§ **Task**:
From the listing below, set down exactly the lines between the one holding "r9: f5 => f36" and the one holding "f11, f2, f12.", inclusive. No other line is wanted.

*** Opening of Extracted data ***

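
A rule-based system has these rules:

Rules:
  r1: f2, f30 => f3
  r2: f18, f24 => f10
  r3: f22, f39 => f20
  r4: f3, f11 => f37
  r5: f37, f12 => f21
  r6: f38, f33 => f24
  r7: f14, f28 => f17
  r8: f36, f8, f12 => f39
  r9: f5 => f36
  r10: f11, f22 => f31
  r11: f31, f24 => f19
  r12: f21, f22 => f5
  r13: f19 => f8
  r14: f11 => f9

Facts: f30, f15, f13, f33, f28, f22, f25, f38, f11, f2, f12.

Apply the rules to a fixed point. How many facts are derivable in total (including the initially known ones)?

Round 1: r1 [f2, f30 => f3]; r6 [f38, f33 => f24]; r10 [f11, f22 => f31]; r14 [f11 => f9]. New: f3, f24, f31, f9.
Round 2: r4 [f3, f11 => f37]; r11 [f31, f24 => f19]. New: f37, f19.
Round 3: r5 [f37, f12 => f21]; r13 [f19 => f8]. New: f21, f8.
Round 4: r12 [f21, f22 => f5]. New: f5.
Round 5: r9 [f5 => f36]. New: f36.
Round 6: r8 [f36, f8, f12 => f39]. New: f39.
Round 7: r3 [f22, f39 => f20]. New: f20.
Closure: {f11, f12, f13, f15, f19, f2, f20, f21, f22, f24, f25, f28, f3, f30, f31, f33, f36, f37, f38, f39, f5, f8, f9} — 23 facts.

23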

*** Close of Extracted data ***

§ **Task output**:
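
  r9: f5 => f36
  r10: f11, f22 => f31
  r11: f31, f24 => f19
  r12: f21, f22 => f5
  r13: f19 => f8
  r14: f11 => f9

Facts: f30, f15, f13, f33, f28, f22, f25, f38, f11, f2, f12.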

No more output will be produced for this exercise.